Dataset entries
• • • •

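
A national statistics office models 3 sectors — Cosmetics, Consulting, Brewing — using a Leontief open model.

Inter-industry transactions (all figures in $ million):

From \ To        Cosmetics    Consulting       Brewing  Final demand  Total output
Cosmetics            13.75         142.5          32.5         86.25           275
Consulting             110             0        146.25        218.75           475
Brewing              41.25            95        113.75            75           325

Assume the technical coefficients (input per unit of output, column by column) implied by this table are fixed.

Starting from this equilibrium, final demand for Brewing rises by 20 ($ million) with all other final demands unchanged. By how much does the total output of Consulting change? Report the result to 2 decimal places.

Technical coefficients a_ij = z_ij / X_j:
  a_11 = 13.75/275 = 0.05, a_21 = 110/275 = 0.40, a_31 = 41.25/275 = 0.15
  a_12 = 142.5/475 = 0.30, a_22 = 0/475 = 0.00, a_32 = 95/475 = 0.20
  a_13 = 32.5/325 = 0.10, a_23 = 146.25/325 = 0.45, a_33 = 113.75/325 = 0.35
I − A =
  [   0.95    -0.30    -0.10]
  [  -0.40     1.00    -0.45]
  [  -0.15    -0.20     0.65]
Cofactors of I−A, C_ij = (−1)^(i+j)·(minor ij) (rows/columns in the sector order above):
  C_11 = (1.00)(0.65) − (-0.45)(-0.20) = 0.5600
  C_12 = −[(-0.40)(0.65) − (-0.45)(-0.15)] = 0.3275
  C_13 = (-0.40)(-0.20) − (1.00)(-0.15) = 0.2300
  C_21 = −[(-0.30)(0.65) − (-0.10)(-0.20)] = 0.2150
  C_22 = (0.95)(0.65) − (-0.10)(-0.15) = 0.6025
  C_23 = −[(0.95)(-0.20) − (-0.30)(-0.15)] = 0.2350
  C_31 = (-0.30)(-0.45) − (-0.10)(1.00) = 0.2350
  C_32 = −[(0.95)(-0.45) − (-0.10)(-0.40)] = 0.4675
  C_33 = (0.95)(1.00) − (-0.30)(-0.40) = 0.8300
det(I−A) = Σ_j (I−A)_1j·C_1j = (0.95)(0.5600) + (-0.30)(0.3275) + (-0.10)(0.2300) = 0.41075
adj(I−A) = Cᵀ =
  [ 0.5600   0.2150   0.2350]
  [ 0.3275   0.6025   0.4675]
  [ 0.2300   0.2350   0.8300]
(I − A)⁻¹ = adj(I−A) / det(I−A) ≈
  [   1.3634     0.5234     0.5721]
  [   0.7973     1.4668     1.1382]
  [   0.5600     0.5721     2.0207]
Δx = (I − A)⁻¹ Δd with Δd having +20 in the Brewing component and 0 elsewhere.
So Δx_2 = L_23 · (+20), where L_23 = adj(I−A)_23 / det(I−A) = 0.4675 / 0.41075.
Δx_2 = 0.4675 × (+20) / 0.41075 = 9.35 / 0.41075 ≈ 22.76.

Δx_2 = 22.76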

• • • •

**What the task asks:**
If a line falls between the first line of the entries and the line containing "Assume the technical", or is one of those two, restate it word for word; leave all other lines out.

**Answer for this exercise:**
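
A national statistics office models 3 sectors — Cosmetics, Consulting, Brewing — using a Leontief open model.

Inter-industry transactions (all figures in $ million):

From \ To        Cosmetics    Consulting       Brewing  Final demand  Total output
Cosmetics            13.75         142.5          32.5         86.25           275
Consulting             110             0        146.25        218.75           475
Brewing              41.25            95        113.75            75           325

Assume the technical coefficients (input per unit of output, column by column) implied by this table are fixed.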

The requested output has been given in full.